Would you write out all of the entries below, exactly as they stand?

--- INFORMATION Enclosed Below ---

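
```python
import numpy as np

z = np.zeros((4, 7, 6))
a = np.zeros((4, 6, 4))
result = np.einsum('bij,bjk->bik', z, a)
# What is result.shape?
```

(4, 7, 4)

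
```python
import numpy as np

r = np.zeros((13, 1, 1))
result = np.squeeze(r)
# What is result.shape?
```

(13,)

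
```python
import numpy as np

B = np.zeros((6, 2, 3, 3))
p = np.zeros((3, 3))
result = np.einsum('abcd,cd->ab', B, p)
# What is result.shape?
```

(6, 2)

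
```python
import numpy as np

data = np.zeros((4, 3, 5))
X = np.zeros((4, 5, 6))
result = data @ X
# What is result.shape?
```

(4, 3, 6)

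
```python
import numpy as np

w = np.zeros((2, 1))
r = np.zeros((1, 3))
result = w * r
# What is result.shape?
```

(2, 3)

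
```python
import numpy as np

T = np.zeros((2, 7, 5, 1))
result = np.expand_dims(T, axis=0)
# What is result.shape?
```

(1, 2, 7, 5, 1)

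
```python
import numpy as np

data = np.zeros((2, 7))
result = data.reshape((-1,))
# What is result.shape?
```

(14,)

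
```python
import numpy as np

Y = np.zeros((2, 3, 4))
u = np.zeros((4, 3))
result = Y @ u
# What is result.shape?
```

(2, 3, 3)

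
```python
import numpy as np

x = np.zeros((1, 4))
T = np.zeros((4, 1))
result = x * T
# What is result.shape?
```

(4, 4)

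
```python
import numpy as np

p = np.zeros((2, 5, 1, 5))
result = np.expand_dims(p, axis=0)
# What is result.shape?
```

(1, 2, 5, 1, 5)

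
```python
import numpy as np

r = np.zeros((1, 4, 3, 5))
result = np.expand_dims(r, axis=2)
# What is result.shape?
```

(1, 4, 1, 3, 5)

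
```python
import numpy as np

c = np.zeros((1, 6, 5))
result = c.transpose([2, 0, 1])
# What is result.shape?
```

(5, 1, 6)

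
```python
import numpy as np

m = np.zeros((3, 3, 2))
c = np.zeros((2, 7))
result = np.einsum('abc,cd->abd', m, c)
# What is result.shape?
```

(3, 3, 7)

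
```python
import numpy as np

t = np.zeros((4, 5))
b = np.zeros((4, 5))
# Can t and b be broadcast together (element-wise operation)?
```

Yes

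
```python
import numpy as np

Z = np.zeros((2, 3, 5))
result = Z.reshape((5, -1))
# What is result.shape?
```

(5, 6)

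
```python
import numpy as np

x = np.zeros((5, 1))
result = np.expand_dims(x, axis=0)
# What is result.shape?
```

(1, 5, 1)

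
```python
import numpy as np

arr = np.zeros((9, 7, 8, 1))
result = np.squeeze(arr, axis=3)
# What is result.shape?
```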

--- End of Enclosed INFORMATION ---

== YOUR SOLUTION ==
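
```python
import numpy as np

z = np.zeros((4, 7, 6))
a = np.zeros((4, 6, 4))
result = np.einsum('bij,bjk->bik', z, a)
# What is result.shape?
```

(4, 7, 4)

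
```python
import numpy as np

r = np.zeros((13, 1, 1))
result = np.squeeze(r)
# What is result.shape?
```

(13,)

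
```python
import numpy as np

B = np.zeros((6, 2, 3, 3))
p = np.zeros((3, 3))
result = np.einsum('abcd,cd->ab', B, p)
# What is result.shape?
```

(6, 2)

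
```python
import numpy as np

data = np.zeros((4, 3, 5))
X = np.zeros((4, 5, 6))
result = data @ X
# What is result.shape?
```

(4, 3, 6)

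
```python
import numpy as np

w = np.zeros((2, 1))
r = np.zeros((1, 3))
result = w * r
# What is result.shape?
```

(2, 3)

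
```python
import numpy as np

T = np.zeros((2, 7, 5, 1))
result = np.expand_dims(T, axis=0)
# What is result.shape?
```

(1, 2, 7, 5, 1)

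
```python
import numpy as np

data = np.zeros((2, 7))
result = data.reshape((-1,))
# What is result.shape?
```

(14,)

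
```python
import numpy as np

Y = np.zeros((2, 3, 4))
u = np.zeros((4, 3))
result = Y @ u
# What is result.shape?
```

(2, 3, 3)

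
```python
import numpy as np

x = np.zeros((1, 4))
T = np.zeros((4, 1))
result = x * T
# What is result.shape?
```

(4, 4)

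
```python
import numpy as np

p = np.zeros((2, 5, 1, 5))
result = np.expand_dims(p, axis=0)
# What is result.shape?
```

(1, 2, 5, 1, 5)

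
```python
import numpy as np

r = np.zeros((1, 4, 3, 5))
result = np.expand_dims(r, axis=2)
# What is result.shape?
```

(1, 4, 1, 3, 5)

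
```python
import numpy as np

c = np.zeros((1, 6, 5))
result = c.transpose([2, 0, 1])
# What is result.shape?
```

(5, 1, 6)

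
```python
import numpy as np

m = np.zeros((3, 3, 2))
c = np.zeros((2, 7))
result = np.einsum('abc,cd->abd', m, c)
# What is result.shape?
```

(3, 3, 7)

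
```python
import numpy as np

t = np.zeros((4, 5))
b = np.zeros((4, 5))
# Can t and b be broadcast together (element-wise operation)?
```

Yes

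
```python
import numpy as np

Z = np.zeros((2, 3, 5))
result = Z.reshape((5, -1))
# What is result.shape?
```

(5, 6)

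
```python
import numpy as np

x = np.zeros((5, 1))
result = np.expand_dims(x, axis=0)
# What is result.shape?
```

(1, 5, 1)

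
```python
import numpy as np

arr = np.zeros((9, 7, 8, 1))
result = np.squeeze(arr, axis=3)
# What is result.shape?
```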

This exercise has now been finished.